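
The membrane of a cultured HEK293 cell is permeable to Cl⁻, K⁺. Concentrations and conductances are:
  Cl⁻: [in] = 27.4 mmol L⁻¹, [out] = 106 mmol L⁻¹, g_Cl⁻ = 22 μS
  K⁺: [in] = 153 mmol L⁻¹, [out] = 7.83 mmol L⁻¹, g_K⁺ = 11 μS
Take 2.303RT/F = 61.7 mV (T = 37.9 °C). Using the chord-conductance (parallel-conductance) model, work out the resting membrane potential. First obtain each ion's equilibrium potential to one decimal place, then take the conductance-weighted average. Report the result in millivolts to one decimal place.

E_Cl⁻ = (61.7/-1)·log₁₀(106/27.4) = -36.3 mV
E_K⁺ = (61.7/1)·log₁₀(7.83/153) = -79.7 mV
Vm = (Σ gᵢEᵢ)/(Σ gᵢ) = (22·-36.3 + 11·-79.7) / (22 + 11)
= -1675.30 / 33 = -50.77 mV

-50.8 mV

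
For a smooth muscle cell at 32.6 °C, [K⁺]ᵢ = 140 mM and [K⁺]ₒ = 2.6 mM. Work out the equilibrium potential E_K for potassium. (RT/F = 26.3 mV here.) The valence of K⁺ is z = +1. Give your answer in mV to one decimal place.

-104.8 mV

E = (26.3/z) · ln([K⁺]_out/[K⁺]_in) with z = +1.
= (26.3/1) · ln(2.6/140) = 26.30 · ln(0.01857)
= 26.30 · (-3.9861) = -104.84 mV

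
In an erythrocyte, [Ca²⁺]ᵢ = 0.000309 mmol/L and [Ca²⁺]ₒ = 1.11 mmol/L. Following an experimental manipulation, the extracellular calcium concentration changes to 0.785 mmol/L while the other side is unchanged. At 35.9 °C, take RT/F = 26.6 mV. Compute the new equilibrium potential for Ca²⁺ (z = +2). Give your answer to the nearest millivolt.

After the shift: [Ca²⁺]_out = 0.785, [Ca²⁺]_in = 0.000309 mmol/L.
E_new = (26.6/2)·ln(0.785/0.000309) = 13.30 · (7.8401) = 104.27 mV

104 mV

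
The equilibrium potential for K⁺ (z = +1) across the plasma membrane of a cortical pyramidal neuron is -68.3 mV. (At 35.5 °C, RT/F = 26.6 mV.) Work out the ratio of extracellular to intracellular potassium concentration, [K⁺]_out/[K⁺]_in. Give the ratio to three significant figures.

0.0767

ln([out]/[in]) = E·z/(26.6) = -68.3 × 1 / 26.6 = -2.5677
[out]/[in] = e^(-2.5677) = 0.07671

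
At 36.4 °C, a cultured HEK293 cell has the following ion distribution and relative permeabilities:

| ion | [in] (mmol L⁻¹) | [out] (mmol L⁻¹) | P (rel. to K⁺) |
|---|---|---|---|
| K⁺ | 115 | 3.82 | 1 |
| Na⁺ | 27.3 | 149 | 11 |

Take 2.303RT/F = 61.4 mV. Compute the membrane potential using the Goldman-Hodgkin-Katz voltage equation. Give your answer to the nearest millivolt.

Vm = 61.4 · log₁₀[(Σ P·[cation]ₒ + Σ P·[anion]ᵢ) / (Σ P·[cation]ᵢ + Σ P·[anion]ₒ)]
Numerator = 1×3.82 + 11×149 = 1643
Denominator = 1×115 + 11×27.3 = 415.3
Vm = 61.4 · log₁₀(3.9557) = 61.4 × (0.5972) = 36.67 mV

37 mV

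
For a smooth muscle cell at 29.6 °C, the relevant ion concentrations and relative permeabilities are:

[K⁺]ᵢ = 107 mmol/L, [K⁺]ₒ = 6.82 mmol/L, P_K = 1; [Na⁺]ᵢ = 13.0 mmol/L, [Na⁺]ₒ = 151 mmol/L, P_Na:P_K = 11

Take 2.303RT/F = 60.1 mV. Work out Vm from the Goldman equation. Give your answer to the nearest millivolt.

50 mV

Vm = 60.1 · log₁₀[(Σ P·[cation]ₒ + Σ P·[anion]ᵢ) / (Σ P·[cation]ᵢ + Σ P·[anion]ₒ)]
Numerator = 1×6.82 + 11×151 = 1668
Denominator = 1×107 + 11×13.0 = 250
Vm = 60.1 · log₁₀(6.6713) = 60.1 × (0.8242) = 49.53 mV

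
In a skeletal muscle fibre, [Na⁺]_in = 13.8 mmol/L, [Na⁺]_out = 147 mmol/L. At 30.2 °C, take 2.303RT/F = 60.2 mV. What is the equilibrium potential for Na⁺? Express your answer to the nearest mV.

62 mV

E = (60.2/z) · log₁₀([Na⁺]_out/[Na⁺]_in) with z = +1.
= (60.2/1) · log₁₀(147/13.8) = 60.20 · log₁₀(10.65)
= 60.20 · (1.0274) = 61.85 mV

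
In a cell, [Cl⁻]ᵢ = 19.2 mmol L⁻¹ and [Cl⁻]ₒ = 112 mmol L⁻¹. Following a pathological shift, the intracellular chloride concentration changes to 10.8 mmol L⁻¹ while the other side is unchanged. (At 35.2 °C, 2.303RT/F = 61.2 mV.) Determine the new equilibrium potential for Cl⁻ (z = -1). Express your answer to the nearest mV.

-62 mV

After the shift: [Cl⁻]_out = 112, [Cl⁻]_in = 10.8 mmol L⁻¹.
E_new = (61.2/-1)·log₁₀(112/10.8) = -61.20 · (1.0158) = -62.17 mV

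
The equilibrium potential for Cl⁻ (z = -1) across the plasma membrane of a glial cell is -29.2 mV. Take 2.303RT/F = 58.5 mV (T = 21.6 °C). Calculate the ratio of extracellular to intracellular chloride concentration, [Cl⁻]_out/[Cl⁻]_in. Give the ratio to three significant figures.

log₁₀([out]/[in]) = E·z/(58.5) = -29.2 × -1 / 58.5 = 0.4991
[out]/[in] = 10^(0.4991) = 3.156

3.16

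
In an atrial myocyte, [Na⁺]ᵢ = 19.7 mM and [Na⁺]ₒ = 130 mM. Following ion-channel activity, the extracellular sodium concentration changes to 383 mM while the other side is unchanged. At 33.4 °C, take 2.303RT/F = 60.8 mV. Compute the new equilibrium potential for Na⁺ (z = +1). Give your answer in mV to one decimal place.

After the shift: [Na⁺]_out = 383, [Na⁺]_in = 19.7 mM.
E_new = (60.8/1)·log₁₀(383/19.7) = 60.80 · (1.2887) = 78.35 mV

78.4 mV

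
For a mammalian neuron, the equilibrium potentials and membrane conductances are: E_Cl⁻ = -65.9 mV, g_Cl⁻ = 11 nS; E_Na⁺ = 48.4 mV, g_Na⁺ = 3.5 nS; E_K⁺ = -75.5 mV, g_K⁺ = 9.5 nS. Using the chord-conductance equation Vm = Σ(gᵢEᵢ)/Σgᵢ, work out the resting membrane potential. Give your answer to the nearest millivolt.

Σ gᵢEᵢ = 11·(-65.9) + 3.5·(48.4) + 9.5·(-75.5) = -1272.75
Σ gᵢ = 11 + 3.5 + 9.5 = 24
Vm = -1272.75 / 24 = -53.03 mV

-53 mV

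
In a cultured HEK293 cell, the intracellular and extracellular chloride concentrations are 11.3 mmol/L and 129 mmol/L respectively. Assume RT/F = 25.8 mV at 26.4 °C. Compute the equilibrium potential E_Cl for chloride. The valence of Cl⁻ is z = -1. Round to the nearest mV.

E = (25.8/z) · ln([Cl⁻]_out/[Cl⁻]_in) with z = -1.
For an anion, dividing by z = -1 reverses the sign.
= (25.8/-1) · ln(129/11.3) = -25.80 · ln(11.42)
= -25.80 · (2.4350) = -62.82 mV

-63 mV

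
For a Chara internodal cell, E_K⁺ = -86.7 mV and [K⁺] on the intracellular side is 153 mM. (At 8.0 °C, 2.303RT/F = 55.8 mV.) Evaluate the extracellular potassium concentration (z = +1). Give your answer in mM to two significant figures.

4.3 mM

Nernst: E = (55.8/1) · log₁₀([out]/[in]), so log₁₀([out]/[in]) = -86.7 × 1 / 55.8 = -1.5538.
[out]/[in] = 10^(-1.5538) = 0.02794.
[out] = 0.02794 × 153 = 4.275 mM.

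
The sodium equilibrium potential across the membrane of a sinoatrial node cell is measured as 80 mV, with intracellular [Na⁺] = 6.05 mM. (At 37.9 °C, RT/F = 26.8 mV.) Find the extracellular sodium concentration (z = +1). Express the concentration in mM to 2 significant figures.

Nernst: E = (26.8/1) · ln([out]/[in]), so ln([out]/[in]) = 80.0 × 1 / 26.8 = 2.9851.
[out]/[in] = e^(2.9851) = 19.79.
[out] = 19.79 × 6.05 = 119.7 mM.

120 mM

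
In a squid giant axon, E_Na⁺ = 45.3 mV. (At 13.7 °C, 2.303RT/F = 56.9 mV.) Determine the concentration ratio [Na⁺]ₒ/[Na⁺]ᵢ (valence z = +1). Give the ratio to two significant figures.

6.3

log₁₀([out]/[in]) = E·z/(56.9) = 45.3 × 1 / 56.9 = 0.7961
[out]/[in] = 10^(0.7961) = 6.254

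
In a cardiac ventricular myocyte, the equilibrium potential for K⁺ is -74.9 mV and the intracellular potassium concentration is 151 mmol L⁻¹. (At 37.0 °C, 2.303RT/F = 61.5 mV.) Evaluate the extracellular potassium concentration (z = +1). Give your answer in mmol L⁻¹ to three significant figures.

Nernst: E = (61.5/1) · log₁₀([out]/[in]), so log₁₀([out]/[in]) = -74.9 × 1 / 61.5 = -1.2179.
[out]/[in] = 10^(-1.2179) = 0.06055.
[out] = 0.06055 × 151 = 9.143 mmol L⁻¹.

9.14 mmol L⁻¹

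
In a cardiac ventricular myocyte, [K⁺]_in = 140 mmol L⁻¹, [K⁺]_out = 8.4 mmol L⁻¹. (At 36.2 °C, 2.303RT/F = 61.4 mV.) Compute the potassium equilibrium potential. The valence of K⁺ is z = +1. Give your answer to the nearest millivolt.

E = (61.4/z) · log₁₀([K⁺]_out/[K⁺]_in) with z = +1.
= (61.4/1) · log₁₀(8.4/140) = 61.40 · log₁₀(0.06)
= 61.40 · (-1.2218) = -75.02 mV

-75 mV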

----------

### PROBLEM DESCRIPTION:
The answer should consist only of the lines from the line containing "In a cardiac ventricular myocyte, [K⁺]_in" through the final line of the listing above, reproduced exactly.

### SOLUTION TO THIS EXERCISE:
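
In a cardiac ventricular myocyte, [K⁺]_in = 140 mmol L⁻¹, [K⁺]_out = 8.4 mmol L⁻¹. (At 36.2 °C, 2.303RT/F = 61.4 mV.) Compute the potassium equilibrium potential. The valence of K⁺ is z = +1. Give your answer to the nearest millivolt.

E = (61.4/z) · log₁₀([K⁺]_out/[K⁺]_in) with z = +1.
= (61.4/1) · log₁₀(8.4/140) = 61.40 · log₁₀(0.06)
= 61.40 · (-1.2218) = -75.02 mV

-75 mV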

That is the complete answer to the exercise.